Using the data beneath this instruction, retype only the lines from the one that contains "[8] O(seal_envelope)" down to the one that contains "[12] O(sound_alarm -> reboot_node)", both included, exactly as they appear.

Records shown:
▽

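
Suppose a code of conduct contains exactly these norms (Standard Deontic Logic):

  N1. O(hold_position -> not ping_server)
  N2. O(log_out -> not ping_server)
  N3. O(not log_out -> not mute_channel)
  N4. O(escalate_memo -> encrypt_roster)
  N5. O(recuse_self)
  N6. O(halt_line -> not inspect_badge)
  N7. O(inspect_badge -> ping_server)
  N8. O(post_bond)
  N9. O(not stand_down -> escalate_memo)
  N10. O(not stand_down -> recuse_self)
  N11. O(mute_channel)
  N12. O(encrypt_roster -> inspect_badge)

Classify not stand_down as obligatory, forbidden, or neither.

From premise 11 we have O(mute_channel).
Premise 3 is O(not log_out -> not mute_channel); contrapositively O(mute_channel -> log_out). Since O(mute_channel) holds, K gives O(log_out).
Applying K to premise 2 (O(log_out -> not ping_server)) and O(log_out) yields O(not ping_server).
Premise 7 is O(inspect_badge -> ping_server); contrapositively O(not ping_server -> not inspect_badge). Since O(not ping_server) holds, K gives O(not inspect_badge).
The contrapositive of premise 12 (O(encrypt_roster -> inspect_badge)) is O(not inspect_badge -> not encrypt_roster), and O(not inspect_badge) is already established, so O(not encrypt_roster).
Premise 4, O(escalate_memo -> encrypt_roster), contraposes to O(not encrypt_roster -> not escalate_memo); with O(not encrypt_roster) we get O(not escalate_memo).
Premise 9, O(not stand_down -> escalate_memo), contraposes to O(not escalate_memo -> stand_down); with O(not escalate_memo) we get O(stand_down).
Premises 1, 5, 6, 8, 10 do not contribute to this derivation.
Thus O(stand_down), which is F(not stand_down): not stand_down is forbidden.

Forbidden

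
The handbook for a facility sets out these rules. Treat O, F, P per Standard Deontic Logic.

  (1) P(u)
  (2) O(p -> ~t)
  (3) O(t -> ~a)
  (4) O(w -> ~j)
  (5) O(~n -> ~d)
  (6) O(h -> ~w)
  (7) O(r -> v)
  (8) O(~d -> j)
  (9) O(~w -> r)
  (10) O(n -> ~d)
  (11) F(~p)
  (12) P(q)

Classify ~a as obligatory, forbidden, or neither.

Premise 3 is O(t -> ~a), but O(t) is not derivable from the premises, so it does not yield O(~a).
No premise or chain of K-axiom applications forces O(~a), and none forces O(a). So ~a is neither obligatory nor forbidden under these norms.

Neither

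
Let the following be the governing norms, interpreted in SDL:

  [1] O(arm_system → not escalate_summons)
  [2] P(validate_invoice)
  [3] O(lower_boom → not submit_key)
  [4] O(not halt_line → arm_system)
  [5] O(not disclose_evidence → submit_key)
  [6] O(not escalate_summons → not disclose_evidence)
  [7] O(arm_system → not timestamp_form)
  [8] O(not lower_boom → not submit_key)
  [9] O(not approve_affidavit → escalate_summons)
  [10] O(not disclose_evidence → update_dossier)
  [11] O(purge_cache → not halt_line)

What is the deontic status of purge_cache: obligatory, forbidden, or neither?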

△
▽

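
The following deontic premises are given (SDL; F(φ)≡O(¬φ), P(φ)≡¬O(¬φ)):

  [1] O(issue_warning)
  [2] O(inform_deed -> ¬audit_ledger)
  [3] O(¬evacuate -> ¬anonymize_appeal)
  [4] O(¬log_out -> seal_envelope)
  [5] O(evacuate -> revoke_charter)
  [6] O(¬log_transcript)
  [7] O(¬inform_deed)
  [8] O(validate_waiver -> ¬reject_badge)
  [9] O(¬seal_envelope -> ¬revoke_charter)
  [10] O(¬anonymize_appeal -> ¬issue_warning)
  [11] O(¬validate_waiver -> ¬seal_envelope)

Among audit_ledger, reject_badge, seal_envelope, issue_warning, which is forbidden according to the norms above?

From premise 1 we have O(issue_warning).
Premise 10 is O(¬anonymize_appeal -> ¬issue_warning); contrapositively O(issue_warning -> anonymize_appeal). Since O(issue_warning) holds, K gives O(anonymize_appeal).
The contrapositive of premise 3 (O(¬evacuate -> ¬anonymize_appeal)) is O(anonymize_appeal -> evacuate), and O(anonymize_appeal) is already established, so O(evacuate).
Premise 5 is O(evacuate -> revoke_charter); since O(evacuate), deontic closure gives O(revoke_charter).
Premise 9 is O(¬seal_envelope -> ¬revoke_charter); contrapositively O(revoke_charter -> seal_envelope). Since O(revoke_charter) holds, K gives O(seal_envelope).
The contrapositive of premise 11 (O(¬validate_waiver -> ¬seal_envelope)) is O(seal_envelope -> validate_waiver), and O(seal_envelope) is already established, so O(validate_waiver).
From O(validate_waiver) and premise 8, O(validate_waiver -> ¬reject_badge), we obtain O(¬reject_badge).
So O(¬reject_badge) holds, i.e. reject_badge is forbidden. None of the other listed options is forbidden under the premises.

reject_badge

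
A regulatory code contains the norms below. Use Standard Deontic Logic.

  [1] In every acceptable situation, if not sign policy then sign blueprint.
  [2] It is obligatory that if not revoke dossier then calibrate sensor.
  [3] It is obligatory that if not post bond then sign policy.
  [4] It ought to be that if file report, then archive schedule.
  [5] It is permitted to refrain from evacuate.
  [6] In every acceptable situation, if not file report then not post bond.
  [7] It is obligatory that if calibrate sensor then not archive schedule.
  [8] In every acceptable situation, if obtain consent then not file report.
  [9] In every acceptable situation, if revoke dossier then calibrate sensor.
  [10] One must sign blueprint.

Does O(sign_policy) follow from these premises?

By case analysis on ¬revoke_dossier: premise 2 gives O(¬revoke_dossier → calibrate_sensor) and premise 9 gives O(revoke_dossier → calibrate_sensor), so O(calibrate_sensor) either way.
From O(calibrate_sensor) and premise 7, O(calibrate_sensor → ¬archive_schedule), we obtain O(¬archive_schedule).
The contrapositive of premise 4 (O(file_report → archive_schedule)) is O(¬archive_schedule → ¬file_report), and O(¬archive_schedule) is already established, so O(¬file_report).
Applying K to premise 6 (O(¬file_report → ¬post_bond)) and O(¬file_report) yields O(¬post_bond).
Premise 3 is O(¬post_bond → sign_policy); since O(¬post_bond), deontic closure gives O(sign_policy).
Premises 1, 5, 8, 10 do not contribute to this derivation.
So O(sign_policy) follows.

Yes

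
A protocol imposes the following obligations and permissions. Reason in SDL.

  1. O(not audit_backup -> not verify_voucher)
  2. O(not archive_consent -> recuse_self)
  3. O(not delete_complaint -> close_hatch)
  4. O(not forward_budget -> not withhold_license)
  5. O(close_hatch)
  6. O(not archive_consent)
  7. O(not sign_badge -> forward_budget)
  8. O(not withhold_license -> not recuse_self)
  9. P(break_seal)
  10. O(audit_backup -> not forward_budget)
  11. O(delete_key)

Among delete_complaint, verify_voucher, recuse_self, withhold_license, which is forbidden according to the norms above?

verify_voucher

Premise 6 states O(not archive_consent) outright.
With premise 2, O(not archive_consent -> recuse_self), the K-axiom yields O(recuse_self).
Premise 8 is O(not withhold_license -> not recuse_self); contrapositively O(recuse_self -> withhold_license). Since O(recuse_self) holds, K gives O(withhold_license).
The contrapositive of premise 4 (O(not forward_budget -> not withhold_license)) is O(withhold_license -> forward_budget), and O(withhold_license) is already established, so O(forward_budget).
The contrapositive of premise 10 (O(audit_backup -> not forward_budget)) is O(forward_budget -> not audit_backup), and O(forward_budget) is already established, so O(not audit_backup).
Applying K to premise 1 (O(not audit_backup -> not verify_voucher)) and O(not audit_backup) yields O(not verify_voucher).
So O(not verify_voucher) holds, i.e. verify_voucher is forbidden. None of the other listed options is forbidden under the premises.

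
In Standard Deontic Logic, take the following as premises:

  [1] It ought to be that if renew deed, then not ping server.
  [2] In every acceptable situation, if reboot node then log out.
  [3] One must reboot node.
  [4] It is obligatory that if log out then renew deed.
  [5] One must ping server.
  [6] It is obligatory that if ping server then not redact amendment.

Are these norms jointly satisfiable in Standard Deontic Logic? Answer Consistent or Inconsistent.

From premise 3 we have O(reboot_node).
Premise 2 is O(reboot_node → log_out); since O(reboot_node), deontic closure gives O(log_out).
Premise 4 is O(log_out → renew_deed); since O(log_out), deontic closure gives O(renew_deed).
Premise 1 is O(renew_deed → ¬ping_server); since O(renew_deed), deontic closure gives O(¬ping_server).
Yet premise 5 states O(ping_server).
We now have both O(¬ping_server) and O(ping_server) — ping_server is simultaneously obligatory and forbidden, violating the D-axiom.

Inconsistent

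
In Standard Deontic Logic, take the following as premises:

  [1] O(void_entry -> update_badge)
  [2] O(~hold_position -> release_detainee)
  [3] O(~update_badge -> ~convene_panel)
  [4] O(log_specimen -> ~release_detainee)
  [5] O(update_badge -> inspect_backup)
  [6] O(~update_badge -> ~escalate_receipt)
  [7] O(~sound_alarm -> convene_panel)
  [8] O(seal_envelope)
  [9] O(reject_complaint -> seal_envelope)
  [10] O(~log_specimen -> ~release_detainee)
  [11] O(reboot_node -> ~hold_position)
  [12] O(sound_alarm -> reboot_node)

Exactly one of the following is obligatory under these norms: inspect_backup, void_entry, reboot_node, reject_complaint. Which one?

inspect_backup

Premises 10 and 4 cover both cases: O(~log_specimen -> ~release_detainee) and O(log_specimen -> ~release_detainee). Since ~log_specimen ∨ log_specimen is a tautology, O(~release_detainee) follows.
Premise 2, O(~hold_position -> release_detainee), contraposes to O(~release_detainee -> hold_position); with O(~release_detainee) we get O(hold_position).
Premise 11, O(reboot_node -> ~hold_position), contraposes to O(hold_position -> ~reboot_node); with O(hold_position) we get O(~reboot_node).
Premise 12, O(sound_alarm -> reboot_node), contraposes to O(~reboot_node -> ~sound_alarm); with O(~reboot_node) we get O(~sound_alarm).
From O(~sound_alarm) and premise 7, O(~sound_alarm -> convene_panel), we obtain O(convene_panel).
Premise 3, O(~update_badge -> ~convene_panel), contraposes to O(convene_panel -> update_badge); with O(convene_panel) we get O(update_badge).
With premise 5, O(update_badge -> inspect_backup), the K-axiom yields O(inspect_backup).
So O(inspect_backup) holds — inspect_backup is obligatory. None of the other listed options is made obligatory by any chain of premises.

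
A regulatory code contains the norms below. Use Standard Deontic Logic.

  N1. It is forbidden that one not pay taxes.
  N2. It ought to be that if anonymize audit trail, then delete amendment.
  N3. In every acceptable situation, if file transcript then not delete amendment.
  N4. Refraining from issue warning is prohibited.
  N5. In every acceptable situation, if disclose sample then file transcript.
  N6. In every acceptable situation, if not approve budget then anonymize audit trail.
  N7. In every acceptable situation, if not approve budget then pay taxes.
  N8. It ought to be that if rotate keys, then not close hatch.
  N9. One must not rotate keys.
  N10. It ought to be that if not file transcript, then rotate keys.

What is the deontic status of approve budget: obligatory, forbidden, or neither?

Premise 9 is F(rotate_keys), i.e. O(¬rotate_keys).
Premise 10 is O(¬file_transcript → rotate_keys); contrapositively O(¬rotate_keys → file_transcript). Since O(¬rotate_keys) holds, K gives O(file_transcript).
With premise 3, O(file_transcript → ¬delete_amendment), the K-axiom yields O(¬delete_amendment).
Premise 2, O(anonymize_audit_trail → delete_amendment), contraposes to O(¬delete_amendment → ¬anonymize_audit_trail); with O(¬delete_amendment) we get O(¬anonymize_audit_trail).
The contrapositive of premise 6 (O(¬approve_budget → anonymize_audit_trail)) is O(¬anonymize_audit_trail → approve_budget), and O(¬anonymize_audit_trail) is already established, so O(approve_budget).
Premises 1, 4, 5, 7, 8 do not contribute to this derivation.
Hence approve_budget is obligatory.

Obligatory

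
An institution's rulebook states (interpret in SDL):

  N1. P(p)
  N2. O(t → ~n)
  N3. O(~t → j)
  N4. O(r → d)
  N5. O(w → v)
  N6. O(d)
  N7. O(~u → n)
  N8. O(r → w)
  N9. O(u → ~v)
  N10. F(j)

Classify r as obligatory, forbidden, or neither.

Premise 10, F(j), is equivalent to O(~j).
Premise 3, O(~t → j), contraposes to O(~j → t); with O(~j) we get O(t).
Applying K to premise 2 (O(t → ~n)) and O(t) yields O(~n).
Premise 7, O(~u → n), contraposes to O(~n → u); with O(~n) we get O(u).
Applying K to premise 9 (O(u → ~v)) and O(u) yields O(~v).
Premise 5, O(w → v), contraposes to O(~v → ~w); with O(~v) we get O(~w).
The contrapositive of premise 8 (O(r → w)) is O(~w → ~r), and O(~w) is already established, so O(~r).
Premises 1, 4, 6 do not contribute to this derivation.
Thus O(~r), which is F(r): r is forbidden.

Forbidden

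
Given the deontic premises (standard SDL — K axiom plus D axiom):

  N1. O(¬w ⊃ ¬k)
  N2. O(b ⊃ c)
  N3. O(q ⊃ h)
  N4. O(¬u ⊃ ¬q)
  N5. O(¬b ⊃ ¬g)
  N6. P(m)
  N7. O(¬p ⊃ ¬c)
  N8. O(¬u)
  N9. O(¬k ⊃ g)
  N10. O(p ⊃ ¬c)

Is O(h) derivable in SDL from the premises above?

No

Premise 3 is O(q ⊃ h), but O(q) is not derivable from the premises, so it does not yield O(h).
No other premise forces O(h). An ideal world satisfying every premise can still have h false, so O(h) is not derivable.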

△

Task result:
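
  [8] O(seal_envelope)
  [9] O(reject_complaint -> seal_envelope)
  [10] O(~log_specimen -> ~release_detainee)
  [11] O(reboot_node -> ~hold_position)
  [12] O(sound_alarm -> reboot_node)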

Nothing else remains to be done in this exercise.